DATA RECORDS:
== == ==

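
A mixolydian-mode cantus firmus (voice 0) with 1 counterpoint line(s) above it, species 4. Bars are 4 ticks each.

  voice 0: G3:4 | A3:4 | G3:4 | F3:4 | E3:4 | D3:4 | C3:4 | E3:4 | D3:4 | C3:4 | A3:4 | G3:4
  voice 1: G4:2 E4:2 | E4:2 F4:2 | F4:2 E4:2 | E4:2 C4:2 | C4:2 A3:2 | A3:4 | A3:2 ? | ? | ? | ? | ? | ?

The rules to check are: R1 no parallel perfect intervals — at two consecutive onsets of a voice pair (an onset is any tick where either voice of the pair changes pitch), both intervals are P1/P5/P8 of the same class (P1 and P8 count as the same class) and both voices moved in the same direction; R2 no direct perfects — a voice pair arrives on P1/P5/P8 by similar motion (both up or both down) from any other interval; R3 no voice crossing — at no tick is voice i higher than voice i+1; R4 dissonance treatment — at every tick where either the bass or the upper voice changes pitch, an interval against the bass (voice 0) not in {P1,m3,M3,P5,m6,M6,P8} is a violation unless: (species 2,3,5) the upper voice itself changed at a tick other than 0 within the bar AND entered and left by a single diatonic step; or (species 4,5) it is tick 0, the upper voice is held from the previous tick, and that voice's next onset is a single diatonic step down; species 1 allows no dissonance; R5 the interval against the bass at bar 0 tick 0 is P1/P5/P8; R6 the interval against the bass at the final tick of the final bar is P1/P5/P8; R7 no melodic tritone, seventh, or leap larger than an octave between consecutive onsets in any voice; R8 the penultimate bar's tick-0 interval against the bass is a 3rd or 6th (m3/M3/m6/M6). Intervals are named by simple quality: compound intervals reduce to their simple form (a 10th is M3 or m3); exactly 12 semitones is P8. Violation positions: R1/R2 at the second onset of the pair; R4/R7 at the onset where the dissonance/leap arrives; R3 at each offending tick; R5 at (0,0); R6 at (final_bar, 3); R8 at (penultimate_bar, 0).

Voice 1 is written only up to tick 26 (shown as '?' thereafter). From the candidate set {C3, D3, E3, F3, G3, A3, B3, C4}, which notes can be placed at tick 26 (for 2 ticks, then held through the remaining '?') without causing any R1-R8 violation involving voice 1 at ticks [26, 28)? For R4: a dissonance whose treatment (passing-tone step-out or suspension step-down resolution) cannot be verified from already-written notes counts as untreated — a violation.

{A3, C3, C4, E3, G3}

C3: legal
D3: violates R4
E3: legal
F3: violates R4
G3: legal
A3: legal
B3: violates R4
C4: legal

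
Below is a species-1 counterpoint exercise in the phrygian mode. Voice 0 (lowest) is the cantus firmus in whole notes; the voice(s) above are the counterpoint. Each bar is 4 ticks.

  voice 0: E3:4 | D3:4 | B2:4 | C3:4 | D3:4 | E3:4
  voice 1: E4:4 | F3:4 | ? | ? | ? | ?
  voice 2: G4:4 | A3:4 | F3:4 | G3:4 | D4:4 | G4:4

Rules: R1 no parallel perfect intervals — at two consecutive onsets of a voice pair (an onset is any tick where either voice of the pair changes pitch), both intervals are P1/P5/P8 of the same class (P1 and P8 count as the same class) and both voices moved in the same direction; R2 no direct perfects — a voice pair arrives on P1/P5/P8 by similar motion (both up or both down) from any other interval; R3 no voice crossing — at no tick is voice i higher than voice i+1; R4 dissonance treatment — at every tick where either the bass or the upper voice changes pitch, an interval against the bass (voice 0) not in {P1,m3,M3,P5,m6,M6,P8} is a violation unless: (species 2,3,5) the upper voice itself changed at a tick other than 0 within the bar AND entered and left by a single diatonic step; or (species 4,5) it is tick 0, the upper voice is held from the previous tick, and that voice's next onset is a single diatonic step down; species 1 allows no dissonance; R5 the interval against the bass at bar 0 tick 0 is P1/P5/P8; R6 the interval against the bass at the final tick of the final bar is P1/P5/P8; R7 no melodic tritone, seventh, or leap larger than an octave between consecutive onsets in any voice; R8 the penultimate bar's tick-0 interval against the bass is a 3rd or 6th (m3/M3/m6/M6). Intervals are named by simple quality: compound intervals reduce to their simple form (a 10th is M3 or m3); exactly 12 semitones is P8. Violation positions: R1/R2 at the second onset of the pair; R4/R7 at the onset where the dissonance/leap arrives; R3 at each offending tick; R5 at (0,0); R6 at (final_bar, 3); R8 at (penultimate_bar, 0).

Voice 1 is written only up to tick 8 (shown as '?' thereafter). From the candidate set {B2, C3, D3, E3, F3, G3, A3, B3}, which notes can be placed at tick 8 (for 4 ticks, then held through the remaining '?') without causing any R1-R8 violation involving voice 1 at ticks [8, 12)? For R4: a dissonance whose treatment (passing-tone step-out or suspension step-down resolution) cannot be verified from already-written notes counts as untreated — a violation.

B2: violates R2,R7
C3: violates R4
D3: legal
E3: violates R4
F3: violates R4
G3: violates R3
A3: violates R3,R4
B3: violates R3,R7

{D3}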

== == ==

THE TASK: Reproduce exactly the lines that run from the start of the records to the line with "The rules to", both included.

ANSWER BOX:
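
A mixolydian-mode cantus firmus (voice 0) with 1 counterpoint line(s) above it, species 4. Bars are 4 ticks each.

  voice 0: G3:4 | A3:4 | G3:4 | F3:4 | E3:4 | D3:4 | C3:4 | E3:4 | D3:4 | C3:4 | A3:4 | G3:4
  voice 1: G4:2 E4:2 | E4:2 F4:2 | F4:2 E4:2 | E4:2 C4:2 | C4:2 A3:2 | A3:4 | A3:2 ? | ? | ? | ? | ? | ?

The rules to check are: R1 no parallel perfect intervals — at two consecutive onsets of a voice pair (an onset is any tick where either voice of the pair changes pitch), both intervals are P1/P5/P8 of the same class (P1 and P8 count as the same class) and both voices moved in the same direction; R2 no direct perfects — a voice pair arrives on P1/P5/P8 by similar motion (both up or both down) from any other interval; R3 no voice crossing — at no tick is voice i higher than voice i+1; R4 dissonance treatment — at every tick where either the bass or the upper voice changes pitch, an interval against the bass (voice 0) not in {P1,m3,M3,P5,m6,M6,P8} is a violation unless: (species 2,3,5) the upper voice itself changed at a tick other than 0 within the bar AND entered and left by a single diatonic step; or (species 4,5) it is tick 0, the upper voice is held from the previous tick, and that voice's next onset is a single diatonic step down; species 1 allows no dissonance; R5 the interval against the bass at bar 0 tick 0 is P1/P5/P8; R6 the interval against the bass at the final tick of the final bar is P1/P5/P8; R7 no melodic tritone, seventh, or leap larger than an octave between consecutive onsets in any voice; R8 the penultimate bar's tick-0 interval against the bass is a 3rd or 6th (m3/M3/m6/M6). Intervals are named by simple quality: compound intervals reduce to their simple form (a 10th is M3 or m3); exactly 12 semitones is P8. Violation positions: R1/R2 at the second onset of the pair; R4/R7 at the onset where the dissonance/leap arrives; R3 at each offending tick; R5 at (0,0); R6 at (final_bar, 3); R8 at (penultimate_bar, 0).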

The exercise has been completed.